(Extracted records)
════

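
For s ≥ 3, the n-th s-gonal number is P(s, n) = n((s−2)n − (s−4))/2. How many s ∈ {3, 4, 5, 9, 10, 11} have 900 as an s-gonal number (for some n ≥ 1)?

1

s = 3: P(3, 41) = 861 and P(3, 42) = 903; 900 is not s-gonal.
s = 4: P(4, 30) = 900. ✓
s = 5: P(5, 24) = 852 and P(5, 25) = 925; 900 is not s-gonal.
s = 9: P(9, 16) = 856 and P(9, 17) = 969; 900 is not s-gonal.
s = 10: P(10, 15) = 855 and P(10, 16) = 976; 900 is not s-gonal.
s = 11: P(11, 14) = 833 and P(11, 15) = 960; 900 is not s-gonal.
Hits: s ∈ {4} → 1.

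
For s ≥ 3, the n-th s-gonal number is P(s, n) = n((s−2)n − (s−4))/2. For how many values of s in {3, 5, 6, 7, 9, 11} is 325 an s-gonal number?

3

s = 3: P(3, 25) = 325. ✓
s = 5: P(5, 14) = 287 and P(5, 15) = 330; 325 is not s-gonal.
s = 6: P(6, 13) = 325. ✓
s = 7: P(7, 11) = 286 and P(7, 12) = 342; 325 is not s-gonal.
s = 9: P(9, 10) = 325. ✓
s = 11: P(11, 8) = 260 and P(11, 9) = 333; 325 is not s-gonal.
Hits: s ∈ {3, 6, 9} → 3.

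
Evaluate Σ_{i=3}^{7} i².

Σ_{i=3}^{7} i² = 140 − 5 = 135.

135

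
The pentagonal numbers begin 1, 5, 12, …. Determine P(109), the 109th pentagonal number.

17767

109·(3·109 − 1)/2 = 109·326/2 = 109·163 = 17767.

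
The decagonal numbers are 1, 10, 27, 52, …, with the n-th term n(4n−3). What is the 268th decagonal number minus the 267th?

Consecutive decagonal numbers differ by 8n − 7: here 8·268 − 7 = 2137.

2137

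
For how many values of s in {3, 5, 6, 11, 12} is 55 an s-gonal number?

s = 3: P(3, 10) = 55. ✓
s = 5: P(5, 6) = 51 and P(5, 7) = 70; 55 is not s-gonal.
s = 6: P(6, 5) = 45 and P(6, 6) = 66; 55 is not s-gonal.
s = 11: P(11, 3) = 30 and P(11, 4) = 58; 55 is not s-gonal.
s = 12: P(12, 3) = 33 and P(12, 4) = 64; 55 is not s-gonal.
Hits: s ∈ {3} → 1.

1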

════

PROBLEM TO WORK ON:
Exact copies of the line with "55 an s-gonal number?" and of every later line in the entries make up the whole answer.

WRITTEN SOLUTION:
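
For how many values of s in {3, 5, 6, 11, 12} is 55 an s-gonal number?

s = 3: P(3, 10) = 55. ✓
s = 5: P(5, 6) = 51 and P(5, 7) = 70; 55 is not s-gonal.
s = 6: P(6, 5) = 45 and P(6, 6) = 66; 55 is not s-gonal.
s = 11: P(11, 3) = 30 and P(11, 4) = 58; 55 is not s-gonal.
s = 12: P(12, 3) = 33 and P(12, 4) = 64; 55 is not s-gonal.
Hits: s ∈ {3} → 1.

1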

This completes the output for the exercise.